About this task — Check every line of the data below for the word "following". Copy the ones that have it.

Given entries —
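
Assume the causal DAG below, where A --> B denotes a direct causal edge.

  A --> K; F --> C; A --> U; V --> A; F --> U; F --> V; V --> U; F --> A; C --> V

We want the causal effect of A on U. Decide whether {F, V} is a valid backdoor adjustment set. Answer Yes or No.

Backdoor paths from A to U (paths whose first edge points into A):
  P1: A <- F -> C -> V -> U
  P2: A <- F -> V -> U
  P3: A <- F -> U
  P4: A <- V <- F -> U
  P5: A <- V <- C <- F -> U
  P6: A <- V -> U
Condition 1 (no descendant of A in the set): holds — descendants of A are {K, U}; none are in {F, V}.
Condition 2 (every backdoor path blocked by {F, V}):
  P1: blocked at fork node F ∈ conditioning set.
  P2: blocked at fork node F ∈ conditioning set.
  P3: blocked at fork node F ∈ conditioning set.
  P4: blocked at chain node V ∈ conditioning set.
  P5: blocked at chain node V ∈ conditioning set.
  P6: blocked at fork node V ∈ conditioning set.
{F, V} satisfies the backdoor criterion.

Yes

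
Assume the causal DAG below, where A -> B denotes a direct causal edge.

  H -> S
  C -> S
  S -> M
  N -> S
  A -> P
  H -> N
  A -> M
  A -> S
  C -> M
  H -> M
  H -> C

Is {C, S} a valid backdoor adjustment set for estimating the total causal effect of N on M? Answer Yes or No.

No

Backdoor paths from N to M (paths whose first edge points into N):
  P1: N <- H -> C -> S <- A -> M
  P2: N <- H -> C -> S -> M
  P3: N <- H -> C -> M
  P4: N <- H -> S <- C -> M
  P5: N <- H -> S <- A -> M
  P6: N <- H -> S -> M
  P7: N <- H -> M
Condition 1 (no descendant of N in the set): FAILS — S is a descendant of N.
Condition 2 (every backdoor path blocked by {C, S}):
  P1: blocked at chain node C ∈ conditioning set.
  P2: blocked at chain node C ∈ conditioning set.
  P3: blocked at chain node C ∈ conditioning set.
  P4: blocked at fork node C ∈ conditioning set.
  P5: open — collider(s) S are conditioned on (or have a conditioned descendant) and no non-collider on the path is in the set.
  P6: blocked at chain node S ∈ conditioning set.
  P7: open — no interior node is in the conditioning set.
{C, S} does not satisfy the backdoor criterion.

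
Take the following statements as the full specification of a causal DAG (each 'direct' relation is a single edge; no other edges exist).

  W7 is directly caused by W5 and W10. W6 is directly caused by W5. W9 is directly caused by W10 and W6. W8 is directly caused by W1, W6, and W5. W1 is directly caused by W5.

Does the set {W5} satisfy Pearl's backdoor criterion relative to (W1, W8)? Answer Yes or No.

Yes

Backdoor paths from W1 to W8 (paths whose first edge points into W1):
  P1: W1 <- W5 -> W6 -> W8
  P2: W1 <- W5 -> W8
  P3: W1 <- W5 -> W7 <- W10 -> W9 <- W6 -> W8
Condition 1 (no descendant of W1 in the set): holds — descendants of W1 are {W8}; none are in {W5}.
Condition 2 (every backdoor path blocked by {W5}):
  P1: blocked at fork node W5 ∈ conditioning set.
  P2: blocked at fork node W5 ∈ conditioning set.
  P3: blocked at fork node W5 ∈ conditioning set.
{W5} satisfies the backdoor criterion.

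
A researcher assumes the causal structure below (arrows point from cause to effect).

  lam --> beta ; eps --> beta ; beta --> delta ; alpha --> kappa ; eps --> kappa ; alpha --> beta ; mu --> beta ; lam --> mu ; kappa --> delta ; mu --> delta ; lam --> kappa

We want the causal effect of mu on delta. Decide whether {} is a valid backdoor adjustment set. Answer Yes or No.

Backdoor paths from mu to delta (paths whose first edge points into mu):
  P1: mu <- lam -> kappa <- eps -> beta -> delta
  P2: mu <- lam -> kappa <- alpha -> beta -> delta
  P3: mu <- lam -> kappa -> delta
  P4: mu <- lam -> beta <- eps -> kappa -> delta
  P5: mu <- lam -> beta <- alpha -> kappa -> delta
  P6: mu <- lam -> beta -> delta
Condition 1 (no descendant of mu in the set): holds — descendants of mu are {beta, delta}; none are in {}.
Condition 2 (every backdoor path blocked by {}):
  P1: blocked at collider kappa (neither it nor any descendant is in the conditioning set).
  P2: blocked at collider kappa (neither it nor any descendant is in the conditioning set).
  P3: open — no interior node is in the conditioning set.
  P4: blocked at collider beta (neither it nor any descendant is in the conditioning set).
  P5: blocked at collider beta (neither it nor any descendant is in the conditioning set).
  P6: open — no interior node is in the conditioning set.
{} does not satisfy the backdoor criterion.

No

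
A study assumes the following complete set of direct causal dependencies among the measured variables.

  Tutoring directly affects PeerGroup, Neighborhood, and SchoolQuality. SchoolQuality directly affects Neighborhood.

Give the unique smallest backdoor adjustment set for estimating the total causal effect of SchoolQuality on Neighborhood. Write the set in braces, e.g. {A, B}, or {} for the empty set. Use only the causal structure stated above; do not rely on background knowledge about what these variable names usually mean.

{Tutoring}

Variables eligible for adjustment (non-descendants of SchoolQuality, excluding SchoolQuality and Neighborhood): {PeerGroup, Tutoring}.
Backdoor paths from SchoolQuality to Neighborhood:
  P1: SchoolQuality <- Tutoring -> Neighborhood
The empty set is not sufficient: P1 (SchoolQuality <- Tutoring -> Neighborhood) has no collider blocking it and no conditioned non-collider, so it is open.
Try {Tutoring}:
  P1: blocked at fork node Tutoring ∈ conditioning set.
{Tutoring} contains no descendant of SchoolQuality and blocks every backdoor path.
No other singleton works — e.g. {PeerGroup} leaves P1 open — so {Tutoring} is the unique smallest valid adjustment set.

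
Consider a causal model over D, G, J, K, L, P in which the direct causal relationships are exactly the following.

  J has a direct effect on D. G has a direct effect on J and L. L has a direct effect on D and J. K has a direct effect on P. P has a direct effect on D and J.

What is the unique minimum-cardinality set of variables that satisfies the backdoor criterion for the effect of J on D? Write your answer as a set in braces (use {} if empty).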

Result of the exercise —
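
Take the following statements as the full specification of a causal DAG (each 'direct' relation is a single edge; no other edges exist).
A study assumes the following complete set of direct causal dependencies among the measured variables.
Consider a causal model over D, G, J, K, L, P in which the direct causal relationships are exactly the following.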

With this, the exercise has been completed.